▶ **Try it**: Starting at the line that contains "Let J = sqrt((-4055" and ending at the line that contains "Let A = 2629. What is -4547/(-1445) + A/1915?", the lines below are to be given again exactly, with nothing added.

▶ **Task input**:
━━━━
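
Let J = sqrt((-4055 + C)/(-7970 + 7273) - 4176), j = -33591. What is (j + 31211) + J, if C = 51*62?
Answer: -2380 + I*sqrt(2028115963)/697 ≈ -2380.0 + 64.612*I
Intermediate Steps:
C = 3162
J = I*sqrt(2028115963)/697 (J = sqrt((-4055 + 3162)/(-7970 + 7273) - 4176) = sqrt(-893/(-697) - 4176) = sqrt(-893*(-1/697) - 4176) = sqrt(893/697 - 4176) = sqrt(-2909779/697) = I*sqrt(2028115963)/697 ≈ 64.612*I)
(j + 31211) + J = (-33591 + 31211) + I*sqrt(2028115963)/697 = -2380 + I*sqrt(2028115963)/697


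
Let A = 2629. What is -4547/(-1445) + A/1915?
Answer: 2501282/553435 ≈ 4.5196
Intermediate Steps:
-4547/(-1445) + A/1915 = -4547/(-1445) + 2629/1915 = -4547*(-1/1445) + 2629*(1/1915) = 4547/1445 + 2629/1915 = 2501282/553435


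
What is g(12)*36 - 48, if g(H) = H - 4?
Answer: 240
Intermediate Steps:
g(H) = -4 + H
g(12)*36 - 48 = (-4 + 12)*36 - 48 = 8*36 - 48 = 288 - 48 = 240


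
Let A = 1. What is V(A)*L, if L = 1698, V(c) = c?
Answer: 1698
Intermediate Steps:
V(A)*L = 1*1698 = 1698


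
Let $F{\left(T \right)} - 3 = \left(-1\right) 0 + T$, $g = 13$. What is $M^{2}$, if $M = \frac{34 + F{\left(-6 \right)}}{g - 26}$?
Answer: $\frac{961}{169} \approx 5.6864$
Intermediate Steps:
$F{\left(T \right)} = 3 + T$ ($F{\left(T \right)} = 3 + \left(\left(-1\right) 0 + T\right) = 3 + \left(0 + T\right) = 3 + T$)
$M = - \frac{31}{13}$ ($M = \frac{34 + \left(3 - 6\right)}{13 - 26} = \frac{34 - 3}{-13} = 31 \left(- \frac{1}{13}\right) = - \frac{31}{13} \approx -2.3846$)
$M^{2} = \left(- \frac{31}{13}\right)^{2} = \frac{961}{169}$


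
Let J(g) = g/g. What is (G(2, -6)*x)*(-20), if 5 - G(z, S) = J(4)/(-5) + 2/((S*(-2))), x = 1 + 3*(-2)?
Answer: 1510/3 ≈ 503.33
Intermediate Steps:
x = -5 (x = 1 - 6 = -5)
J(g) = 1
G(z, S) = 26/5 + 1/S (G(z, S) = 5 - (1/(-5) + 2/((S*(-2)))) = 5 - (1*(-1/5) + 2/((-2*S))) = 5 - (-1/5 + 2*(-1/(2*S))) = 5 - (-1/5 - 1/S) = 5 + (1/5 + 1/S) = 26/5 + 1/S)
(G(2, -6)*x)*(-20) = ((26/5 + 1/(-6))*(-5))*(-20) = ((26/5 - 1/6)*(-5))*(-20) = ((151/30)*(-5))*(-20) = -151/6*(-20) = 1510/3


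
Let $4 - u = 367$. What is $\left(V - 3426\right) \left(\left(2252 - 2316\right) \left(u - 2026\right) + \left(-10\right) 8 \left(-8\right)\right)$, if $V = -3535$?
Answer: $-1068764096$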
━━━━
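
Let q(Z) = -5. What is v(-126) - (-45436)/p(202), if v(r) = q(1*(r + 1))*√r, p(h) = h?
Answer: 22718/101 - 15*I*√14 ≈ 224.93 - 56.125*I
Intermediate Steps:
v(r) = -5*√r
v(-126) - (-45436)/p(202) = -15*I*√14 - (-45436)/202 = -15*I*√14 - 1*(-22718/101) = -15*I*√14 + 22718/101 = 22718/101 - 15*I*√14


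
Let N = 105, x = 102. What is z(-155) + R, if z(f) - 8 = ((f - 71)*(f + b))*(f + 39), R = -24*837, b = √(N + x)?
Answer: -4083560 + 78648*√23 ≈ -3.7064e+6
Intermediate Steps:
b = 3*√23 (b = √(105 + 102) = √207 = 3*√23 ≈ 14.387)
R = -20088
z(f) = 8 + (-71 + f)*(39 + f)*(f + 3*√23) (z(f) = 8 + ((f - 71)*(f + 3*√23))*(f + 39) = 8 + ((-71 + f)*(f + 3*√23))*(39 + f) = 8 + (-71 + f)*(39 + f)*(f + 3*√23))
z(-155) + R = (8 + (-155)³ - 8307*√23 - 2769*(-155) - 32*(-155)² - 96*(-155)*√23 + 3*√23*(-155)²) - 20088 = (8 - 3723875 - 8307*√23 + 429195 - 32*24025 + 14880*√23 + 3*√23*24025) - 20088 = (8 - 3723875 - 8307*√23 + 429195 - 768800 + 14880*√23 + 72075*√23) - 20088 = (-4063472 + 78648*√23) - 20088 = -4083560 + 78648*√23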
━━━━
▶ **Response to the exercise**:
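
Let J = sqrt((-4055 + C)/(-7970 + 7273) - 4176), j = -33591. What is (j + 31211) + J, if C = 51*62?
Answer: -2380 + I*sqrt(2028115963)/697 ≈ -2380.0 + 64.612*I
Intermediate Steps:
C = 3162
J = I*sqrt(2028115963)/697 (J = sqrt((-4055 + 3162)/(-7970 + 7273) - 4176) = sqrt(-893/(-697) - 4176) = sqrt(-893*(-1/697) - 4176) = sqrt(893/697 - 4176) = sqrt(-2909779/697) = I*sqrt(2028115963)/697 ≈ 64.612*I)
(j + 31211) + J = (-33591 + 31211) + I*sqrt(2028115963)/697 = -2380 + I*sqrt(2028115963)/697


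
Let A = 2629. What is -4547/(-1445) + A/1915?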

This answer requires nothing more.